Set down all of the records exactly.

Dataset entries:
○ ○ ○ ○ ○ ○ ○

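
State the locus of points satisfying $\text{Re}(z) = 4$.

Re(z) = x where z = x + yi; the equation x = 4 is satisfied by all points with that x-coordinate
Locus: Vertical line x = 4


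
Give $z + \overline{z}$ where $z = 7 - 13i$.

z + conjugate(z) = (a + bi) + (a - bi) = 2a
= 2 * 7 = 14


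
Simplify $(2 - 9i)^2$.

(a + bi)^2 = a^2 - b^2 + 2abi
= 2^2 - (-9)^2 + 2*2*(-9)i
= -77 - 36i


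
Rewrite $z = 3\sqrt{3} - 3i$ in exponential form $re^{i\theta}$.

r = |z| = sqrt((3*sqrt(3))^2 + (-3)^2) = sqrt(27 + 9) = sqrt(36) = 6
θ = arctan(b/a) = arctan(-3/5.1962) (quadrant-adjusted) = -30° = -π/6
z = 6e^(-i*π/6)


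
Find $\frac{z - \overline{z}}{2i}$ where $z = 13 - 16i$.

z - conjugate(z) = 2bi
(z - conjugate(z))/(2i) = 2bi/(2i) = b = -16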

○ ○ ○ ○ ○ ○ ○

Answer for this exercise:
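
State the locus of points satisfying $\text{Re}(z) = 4$.

Re(z) = x where z = x + yi; the equation x = 4 is satisfied by all points with that x-coordinate
Locus: Vertical line x = 4


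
Give $z + \overline{z}$ where $z = 7 - 13i$.

z + conjugate(z) = (a + bi) + (a - bi) = 2a
= 2 * 7 = 14


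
Simplify $(2 - 9i)^2$.

(a + bi)^2 = a^2 - b^2 + 2abi
= 2^2 - (-9)^2 + 2*2*(-9)i
= -77 - 36i


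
Rewrite $z = 3\sqrt{3} - 3i$ in exponential form $re^{i\theta}$.

r = |z| = sqrt((3*sqrt(3))^2 + (-3)^2) = sqrt(27 + 9) = sqrt(36) = 6
θ = arctan(b/a) = arctan(-3/5.1962) (quadrant-adjusted) = -30° = -π/6
z = 6e^(-i*π/6)


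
Find $\frac{z - \overline{z}}{2i}$ where $z = 13 - 16i$.

z - conjugate(z) = 2bi
(z - conjugate(z))/(2i) = 2bi/(2i) = b = -16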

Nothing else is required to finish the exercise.